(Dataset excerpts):
· · · · · · ·

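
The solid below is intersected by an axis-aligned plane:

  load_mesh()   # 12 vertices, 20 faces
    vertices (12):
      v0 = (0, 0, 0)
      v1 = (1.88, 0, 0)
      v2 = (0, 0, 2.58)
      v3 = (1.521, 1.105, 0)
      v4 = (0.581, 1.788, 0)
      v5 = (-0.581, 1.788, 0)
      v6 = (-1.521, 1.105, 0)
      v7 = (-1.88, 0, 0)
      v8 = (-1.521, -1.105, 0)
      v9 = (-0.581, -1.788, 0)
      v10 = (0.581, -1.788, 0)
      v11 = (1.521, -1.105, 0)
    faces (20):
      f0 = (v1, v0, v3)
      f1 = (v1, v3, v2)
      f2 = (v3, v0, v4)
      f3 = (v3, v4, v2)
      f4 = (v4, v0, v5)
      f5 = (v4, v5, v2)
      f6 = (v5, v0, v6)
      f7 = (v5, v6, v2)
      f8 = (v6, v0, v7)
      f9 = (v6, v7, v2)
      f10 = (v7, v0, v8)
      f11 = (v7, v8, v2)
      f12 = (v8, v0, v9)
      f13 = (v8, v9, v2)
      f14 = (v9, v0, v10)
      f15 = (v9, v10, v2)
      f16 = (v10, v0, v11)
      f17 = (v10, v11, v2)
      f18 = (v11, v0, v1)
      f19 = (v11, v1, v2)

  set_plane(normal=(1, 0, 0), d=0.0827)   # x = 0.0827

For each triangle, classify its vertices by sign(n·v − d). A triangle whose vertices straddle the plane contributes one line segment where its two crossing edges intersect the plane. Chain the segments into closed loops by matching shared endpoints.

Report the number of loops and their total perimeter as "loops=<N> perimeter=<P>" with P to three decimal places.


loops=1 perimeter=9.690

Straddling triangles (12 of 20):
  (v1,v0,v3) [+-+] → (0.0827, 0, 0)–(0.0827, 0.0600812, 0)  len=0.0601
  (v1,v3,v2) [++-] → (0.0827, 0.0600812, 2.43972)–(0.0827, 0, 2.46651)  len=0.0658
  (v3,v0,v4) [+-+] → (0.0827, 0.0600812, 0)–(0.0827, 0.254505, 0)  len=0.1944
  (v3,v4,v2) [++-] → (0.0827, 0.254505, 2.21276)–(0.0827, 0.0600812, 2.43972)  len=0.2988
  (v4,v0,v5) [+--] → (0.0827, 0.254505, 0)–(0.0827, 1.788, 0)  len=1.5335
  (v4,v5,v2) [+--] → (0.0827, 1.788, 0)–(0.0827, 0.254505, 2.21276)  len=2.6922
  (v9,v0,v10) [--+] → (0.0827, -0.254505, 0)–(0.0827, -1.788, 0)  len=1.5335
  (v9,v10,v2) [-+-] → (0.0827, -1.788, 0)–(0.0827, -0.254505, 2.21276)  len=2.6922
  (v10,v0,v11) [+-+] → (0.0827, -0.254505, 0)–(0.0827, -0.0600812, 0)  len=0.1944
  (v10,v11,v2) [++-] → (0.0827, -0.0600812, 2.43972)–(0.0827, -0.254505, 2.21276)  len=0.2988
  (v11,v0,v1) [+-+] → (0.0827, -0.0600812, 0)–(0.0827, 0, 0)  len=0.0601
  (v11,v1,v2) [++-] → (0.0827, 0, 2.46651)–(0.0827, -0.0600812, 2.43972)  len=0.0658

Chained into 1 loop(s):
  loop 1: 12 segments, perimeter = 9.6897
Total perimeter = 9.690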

· · · · · · ·

(Exercise instructions): Your reply should be an exact copy of every line from the line with "v11 = (1.521, -1.105, 0)" through the final line of the data, and nothing more.

(Output):
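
      v11 = (1.521, -1.105, 0)
    faces (20):
      f0 = (v1, v0, v3)
      f1 = (v1, v3, v2)
      f2 = (v3, v0, v4)
      f3 = (v3, v4, v2)
      f4 = (v4, v0, v5)
      f5 = (v4, v5, v2)
      f6 = (v5, v0, v6)
      f7 = (v5, v6, v2)
      f8 = (v6, v0, v7)
      f9 = (v6, v7, v2)
      f10 = (v7, v0, v8)
      f11 = (v7, v8, v2)
      f12 = (v8, v0, v9)
      f13 = (v8, v9, v2)
      f14 = (v9, v0, v10)
      f15 = (v9, v10, v2)
      f16 = (v10, v0, v11)
      f17 = (v10, v11, v2)
      f18 = (v11, v0, v1)
      f19 = (v11, v1, v2)

  set_plane(normal=(1, 0, 0), d=0.0827)   # x = 0.0827

For each triangle, classify its vertices by sign(n·v − d). A triangle whose vertices straddle the plane contributes one line segment where its two crossing edges intersect the plane. Chain the segments into closed loops by matching shared endpoints.

Report the number of loops and their total perimeter as "loops=<N> perimeter=<P>" with P to three decimal places.


loops=1 perimeter=9.690

Straddling triangles (12 of 20):
  (v1,v0,v3) [+-+] → (0.0827, 0, 0)–(0.0827, 0.0600812, 0)  len=0.0601
  (v1,v3,v2) [++-] → (0.0827, 0.0600812, 2.43972)–(0.0827, 0, 2.46651)  len=0.0658
  (v3,v0,v4) [+-+] → (0.0827, 0.0600812, 0)–(0.0827, 0.254505, 0)  len=0.1944
  (v3,v4,v2) [++-] → (0.0827, 0.254505, 2.21276)–(0.0827, 0.0600812, 2.43972)  len=0.2988
  (v4,v0,v5) [+--] → (0.0827, 0.254505, 0)–(0.0827, 1.788, 0)  len=1.5335
  (v4,v5,v2) [+--] → (0.0827, 1.788, 0)–(0.0827, 0.254505, 2.21276)  len=2.6922
  (v9,v0,v10) [--+] → (0.0827, -0.254505, 0)–(0.0827, -1.788, 0)  len=1.5335
  (v9,v10,v2) [-+-] → (0.0827, -1.788, 0)–(0.0827, -0.254505, 2.21276)  len=2.6922
  (v10,v0,v11) [+-+] → (0.0827, -0.254505, 0)–(0.0827, -0.0600812, 0)  len=0.1944
  (v10,v11,v2) [++-] → (0.0827, -0.0600812, 2.43972)–(0.0827, -0.254505, 2.21276)  len=0.2988
  (v11,v0,v1) [+-+] → (0.0827, -0.0600812, 0)–(0.0827, 0, 0)  len=0.0601
  (v11,v1,v2) [++-] → (0.0827, 0, 2.46651)–(0.0827, -0.0600812, 2.43972)  len=0.0658

Chained into 1 loop(s):
  loop 1: 12 segments, perimeter = 9.6897
Total perimeter = 9.690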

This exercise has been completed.